Copy out the data below, all of it, exactly.

━━━━━━━━

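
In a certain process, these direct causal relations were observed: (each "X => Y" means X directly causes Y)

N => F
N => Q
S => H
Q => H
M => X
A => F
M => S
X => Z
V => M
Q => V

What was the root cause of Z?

Tracing upstream from Z: Z ← X ← M ← V ← Q ← N.
N has no stated cause, so it is the root.

N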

━━━━━━━━

__Exercise answer__
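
In a certain process, these direct causal relations were observed: (each "X => Y" means X directly causes Y)

N => F
N => Q
S => H
Q => H
M => X
A => F
M => S
X => Z
V => M
Q => V

What was the root cause of Z?

Tracing upstream from Z: Z ← X ← M ← V ← Q ← N.
N has no stated cause, so it is the root.

N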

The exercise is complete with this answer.